Repeat verbatim, and only, the lines of the data below, beginning at the line that contains "parent(7) = 12" and stopping after the line that contains "parent(12) = 2".

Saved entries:
▬▬▬

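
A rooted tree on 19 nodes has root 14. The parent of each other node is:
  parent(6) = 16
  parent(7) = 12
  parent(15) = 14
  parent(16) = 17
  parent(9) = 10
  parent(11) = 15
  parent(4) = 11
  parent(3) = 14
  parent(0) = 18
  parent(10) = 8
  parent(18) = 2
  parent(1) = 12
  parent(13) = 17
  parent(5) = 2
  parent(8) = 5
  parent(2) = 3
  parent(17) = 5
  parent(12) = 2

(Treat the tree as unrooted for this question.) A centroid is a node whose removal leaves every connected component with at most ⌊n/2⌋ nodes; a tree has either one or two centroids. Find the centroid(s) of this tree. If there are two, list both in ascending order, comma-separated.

If 2 is removed the pieces have sizes 8, 5, 3, 2, all ≤ ⌊19/2⌋ = 9.
Every other node leaves some component of size > 9, so the centroid is unique.

2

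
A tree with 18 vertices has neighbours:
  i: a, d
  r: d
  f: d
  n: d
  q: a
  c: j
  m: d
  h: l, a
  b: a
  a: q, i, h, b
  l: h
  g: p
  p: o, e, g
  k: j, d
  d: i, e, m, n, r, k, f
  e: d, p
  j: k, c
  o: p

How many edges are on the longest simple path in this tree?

BFS from g reaches l last, at distance 7; BFS from l confirms no node is farther.
Path: g–p–e–d–i–a–h–l.

7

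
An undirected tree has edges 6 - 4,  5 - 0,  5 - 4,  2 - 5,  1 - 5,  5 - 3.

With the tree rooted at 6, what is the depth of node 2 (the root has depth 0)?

3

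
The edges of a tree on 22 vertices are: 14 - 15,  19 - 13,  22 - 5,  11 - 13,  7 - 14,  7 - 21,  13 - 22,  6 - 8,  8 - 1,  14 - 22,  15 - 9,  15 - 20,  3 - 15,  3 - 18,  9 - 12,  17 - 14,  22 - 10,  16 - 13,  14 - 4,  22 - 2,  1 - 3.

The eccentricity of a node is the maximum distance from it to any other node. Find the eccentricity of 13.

The node farthest from 13 is 6, via 13 – 22 – 14 – 15 – 3 – 1 – 8 – 6 — 7 edges.

7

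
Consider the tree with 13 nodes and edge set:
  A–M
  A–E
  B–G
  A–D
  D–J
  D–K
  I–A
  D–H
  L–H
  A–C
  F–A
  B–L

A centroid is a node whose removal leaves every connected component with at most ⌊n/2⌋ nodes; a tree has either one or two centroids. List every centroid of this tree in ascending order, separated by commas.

D

Delete D: the remaining components have sizes 6, 4, 1, 1. Max 6 ≤ 6, so D is a centroid.
Every other node leaves some component of size > 6, so the centroid is unique.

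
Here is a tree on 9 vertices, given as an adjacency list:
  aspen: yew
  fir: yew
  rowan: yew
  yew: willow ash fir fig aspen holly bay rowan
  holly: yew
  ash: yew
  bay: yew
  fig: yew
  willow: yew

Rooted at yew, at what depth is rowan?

yew → rowan — 1 edges.

1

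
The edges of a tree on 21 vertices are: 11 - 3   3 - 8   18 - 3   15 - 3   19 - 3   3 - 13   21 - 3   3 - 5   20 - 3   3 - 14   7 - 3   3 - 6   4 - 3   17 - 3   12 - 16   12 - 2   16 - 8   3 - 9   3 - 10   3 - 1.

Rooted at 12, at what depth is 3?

Path from 12 to 3: 12–16–8–3, which has 3 edges.

3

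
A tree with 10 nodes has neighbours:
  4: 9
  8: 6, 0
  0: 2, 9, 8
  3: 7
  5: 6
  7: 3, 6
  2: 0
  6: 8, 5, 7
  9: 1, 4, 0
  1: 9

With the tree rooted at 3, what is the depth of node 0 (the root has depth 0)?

Path from 3 to 0: 3 → 7 → 6 → 8 → 0, which has 4 edges.

4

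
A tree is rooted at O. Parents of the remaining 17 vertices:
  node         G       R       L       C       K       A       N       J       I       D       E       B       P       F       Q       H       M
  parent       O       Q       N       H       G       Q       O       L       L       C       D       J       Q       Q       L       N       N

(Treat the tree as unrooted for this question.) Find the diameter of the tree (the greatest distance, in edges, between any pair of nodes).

7

Starting from E, a farthest node is A at distance 7.
One longest path: E–D–C–H–N–L–Q–A.
So the diameter is 7.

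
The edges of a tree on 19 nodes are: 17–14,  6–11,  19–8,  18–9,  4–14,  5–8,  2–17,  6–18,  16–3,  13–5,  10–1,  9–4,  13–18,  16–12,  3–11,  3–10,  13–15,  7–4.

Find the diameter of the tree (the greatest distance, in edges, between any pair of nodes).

10

BFS from 2 reaches 12 last, at distance 10; BFS from 12 confirms no node is farther.
Path: 2-17-14-4-9-18-6-11-3-16-12.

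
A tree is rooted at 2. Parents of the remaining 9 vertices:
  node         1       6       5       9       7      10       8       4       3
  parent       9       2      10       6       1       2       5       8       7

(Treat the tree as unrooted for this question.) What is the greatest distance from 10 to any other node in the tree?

The node farthest from 10 is 3, via 10-2-6-9-1-7-3 — 6 edges.

6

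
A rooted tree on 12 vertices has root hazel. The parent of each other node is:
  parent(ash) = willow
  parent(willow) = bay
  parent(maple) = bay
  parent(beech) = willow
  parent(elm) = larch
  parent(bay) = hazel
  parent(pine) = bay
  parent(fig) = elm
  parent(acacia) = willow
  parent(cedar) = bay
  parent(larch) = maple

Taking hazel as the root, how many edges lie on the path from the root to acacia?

Climbing from acacia to the root: acacia → willow → bay → hazel. That's 3 steps.

3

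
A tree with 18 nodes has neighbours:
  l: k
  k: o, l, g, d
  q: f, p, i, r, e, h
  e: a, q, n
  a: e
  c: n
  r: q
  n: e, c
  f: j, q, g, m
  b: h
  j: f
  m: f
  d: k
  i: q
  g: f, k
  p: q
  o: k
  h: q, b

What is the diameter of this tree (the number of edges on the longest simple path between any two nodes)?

7

A longest path is d – k – g – f – q – e – n – c, with 7 edges.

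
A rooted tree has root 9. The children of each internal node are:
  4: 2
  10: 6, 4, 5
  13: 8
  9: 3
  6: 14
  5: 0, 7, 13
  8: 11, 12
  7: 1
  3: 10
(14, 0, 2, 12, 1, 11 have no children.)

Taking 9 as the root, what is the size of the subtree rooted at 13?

The subtree rooted at 13 contains: 13, 8, 12, 11 — 4 nodes.

4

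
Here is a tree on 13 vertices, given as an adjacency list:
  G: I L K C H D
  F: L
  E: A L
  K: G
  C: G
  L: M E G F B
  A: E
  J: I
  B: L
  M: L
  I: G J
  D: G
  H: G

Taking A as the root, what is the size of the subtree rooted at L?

L's subtree: {L, G, M, F, B, C, I, K, D, H, J}, size 11.

11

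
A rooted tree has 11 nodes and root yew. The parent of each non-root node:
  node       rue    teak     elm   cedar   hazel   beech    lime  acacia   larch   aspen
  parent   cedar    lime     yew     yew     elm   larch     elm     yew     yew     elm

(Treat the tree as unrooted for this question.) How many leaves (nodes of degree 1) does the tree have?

Degree-1 nodes: acacia, aspen, beech, hazel, rue, teak — 6 of them.

6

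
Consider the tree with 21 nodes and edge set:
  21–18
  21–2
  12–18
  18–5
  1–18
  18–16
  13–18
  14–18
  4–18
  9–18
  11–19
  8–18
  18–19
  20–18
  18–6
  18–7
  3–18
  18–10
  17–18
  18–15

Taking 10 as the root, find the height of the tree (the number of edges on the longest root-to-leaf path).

3

The longest root-to-leaf path is 10–18–21–2 (3 edges).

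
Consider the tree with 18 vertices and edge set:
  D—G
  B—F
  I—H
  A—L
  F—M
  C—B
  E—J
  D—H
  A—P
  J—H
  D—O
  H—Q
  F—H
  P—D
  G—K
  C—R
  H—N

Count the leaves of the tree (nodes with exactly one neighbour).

The leaves are E, I, K, L, M, N, O, Q, R.
That is 9 leaves.

9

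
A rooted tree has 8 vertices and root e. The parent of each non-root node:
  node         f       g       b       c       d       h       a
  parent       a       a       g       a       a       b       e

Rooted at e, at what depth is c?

2

Climbing from c to the root: c–a–e. That's 2 steps.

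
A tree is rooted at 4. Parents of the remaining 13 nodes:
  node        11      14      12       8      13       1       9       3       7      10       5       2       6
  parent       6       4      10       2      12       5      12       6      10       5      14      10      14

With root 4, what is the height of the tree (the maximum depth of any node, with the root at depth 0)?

5

A deepest node is 13, reached by 4-14-5-10-12-13.
That path has 5 edges, so the height is 5.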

▬▬▬

Answer box ::
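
  parent(7) = 12
  parent(15) = 14
  parent(16) = 17
  parent(9) = 10
  parent(11) = 15
  parent(4) = 11
  parent(3) = 14
  parent(0) = 18
  parent(10) = 8
  parent(18) = 2
  parent(1) = 12
  parent(13) = 17
  parent(5) = 2
  parent(8) = 5
  parent(2) = 3
  parent(17) = 5
  parent(12) = 2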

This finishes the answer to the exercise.